*** Opening DATA SHOWN ***
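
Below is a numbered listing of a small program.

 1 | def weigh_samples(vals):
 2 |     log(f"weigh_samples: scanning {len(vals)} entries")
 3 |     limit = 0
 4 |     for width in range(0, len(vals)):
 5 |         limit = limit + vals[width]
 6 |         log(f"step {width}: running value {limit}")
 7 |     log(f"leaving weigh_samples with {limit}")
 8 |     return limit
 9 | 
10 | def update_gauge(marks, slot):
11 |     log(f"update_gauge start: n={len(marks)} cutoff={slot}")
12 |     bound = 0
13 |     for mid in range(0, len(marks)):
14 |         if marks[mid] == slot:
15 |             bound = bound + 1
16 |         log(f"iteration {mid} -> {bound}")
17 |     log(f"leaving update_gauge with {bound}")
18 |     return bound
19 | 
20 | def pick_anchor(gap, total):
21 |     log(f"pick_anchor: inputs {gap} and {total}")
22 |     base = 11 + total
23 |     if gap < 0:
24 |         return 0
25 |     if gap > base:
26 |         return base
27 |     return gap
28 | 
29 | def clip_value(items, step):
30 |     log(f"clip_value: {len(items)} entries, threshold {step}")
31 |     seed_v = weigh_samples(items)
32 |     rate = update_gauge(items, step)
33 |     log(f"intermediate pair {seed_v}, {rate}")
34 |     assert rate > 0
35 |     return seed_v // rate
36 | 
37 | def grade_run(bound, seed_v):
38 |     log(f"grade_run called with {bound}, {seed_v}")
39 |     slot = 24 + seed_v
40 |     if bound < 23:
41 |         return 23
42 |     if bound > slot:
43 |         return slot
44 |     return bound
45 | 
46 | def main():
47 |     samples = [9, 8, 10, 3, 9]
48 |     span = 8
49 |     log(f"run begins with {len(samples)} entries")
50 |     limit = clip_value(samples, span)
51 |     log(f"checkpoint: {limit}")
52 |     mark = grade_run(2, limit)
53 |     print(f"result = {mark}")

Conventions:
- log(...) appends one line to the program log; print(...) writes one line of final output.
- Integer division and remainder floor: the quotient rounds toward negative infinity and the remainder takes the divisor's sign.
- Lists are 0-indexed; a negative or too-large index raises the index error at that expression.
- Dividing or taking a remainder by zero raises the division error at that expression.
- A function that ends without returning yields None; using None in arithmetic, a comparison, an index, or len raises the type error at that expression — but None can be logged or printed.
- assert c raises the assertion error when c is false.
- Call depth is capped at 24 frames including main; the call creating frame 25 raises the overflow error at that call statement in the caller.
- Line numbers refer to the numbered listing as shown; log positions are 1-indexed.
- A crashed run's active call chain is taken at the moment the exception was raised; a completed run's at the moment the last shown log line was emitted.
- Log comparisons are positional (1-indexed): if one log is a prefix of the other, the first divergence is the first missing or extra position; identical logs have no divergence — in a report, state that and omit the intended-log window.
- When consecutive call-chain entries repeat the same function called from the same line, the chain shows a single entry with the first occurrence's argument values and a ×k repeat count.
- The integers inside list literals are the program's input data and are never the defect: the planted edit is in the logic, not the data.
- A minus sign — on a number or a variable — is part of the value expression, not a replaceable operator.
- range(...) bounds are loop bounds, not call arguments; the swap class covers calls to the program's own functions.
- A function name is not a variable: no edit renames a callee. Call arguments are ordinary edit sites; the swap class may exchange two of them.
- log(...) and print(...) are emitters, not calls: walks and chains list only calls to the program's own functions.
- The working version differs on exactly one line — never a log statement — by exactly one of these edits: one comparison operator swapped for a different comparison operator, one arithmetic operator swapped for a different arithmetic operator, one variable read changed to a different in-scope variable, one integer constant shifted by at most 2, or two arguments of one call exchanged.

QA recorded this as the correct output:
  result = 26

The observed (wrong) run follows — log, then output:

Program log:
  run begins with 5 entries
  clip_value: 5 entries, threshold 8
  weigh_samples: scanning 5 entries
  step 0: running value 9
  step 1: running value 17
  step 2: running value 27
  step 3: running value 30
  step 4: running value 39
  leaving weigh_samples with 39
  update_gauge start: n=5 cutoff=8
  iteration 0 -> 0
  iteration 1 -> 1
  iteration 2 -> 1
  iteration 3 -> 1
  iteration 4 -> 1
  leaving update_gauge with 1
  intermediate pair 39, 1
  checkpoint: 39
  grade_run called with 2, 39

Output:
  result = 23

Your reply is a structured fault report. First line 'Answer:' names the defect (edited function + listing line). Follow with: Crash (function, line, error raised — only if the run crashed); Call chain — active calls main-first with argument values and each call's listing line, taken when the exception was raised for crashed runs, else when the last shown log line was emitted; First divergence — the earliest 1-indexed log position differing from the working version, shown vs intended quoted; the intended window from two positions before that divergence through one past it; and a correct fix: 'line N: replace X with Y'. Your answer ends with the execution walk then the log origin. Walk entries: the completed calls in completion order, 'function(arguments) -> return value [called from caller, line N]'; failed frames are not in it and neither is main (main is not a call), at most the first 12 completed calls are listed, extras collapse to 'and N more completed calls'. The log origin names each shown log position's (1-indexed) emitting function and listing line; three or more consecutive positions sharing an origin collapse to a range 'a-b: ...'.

Answer: the defect is in main at line 52.
Key fact: Position 19 is the first bad log line: 'grade_run called with 2, 39' should read 'grade_run called with 39, 2'.
Call chain: main -> grade_run(2, 39) (called at line 52).
First divergence: position 19; shown 'grade_run called with 2, 39' vs intended 'grade_run called with 39, 2'.
Intended log window:
  17: intermediate pair 39, 1
  18: checkpoint: 39
  19: grade_run called with 39, 2
Execution walk:
  weigh_samples([9, 8, 10, 3, 9]) -> 39  [called from clip_value, line 31]
  update_gauge([9, 8, 10, 3, 9], 8) -> 1  [called from clip_value, line 32]
  clip_value([9, 8, 10, 3, 9], 8) -> 39  [called from main, line 50]
  grade_run(2, 39) -> 23  [called from main, line 52]
Origin of each log line:
  1: from main, line 49
  2: from clip_value, line 30
  3: from weigh_samples, line 2
  4-8: from weigh_samples, line 6
  9: from weigh_samples, line 7
  10: from update_gauge, line 11
  11-15: from update_gauge, line 16
  16: from update_gauge, line 17
  17: from clip_value, line 33
  18: from main, line 51
  19: from grade_run, line 38
A correct fix: line 52: replace `grade_run(2, limit)` with `grade_run(limit, 2)`.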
*** Closing DATA SHOWN ***
From the records above, copy out the line with "weigh_samples: scanning 5 entries", the line with "result = 23", and every line between them, word for word.

**FINAL ANSWER**
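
  weigh_samples: scanning 5 entries
  step 0: running value 9
  step 1: running value 17
  step 2: running value 27
  step 3: running value 30
  step 4: running value 39
  leaving weigh_samples with 39
  update_gauge start: n=5 cutoff=8
  iteration 0 -> 0
  iteration 1 -> 1
  iteration 2 -> 1
  iteration 3 -> 1
  iteration 4 -> 1
  leaving update_gauge with 1
  intermediate pair 39, 1
  checkpoint: 39
  grade_run called with 2, 39

Output:
  result = 23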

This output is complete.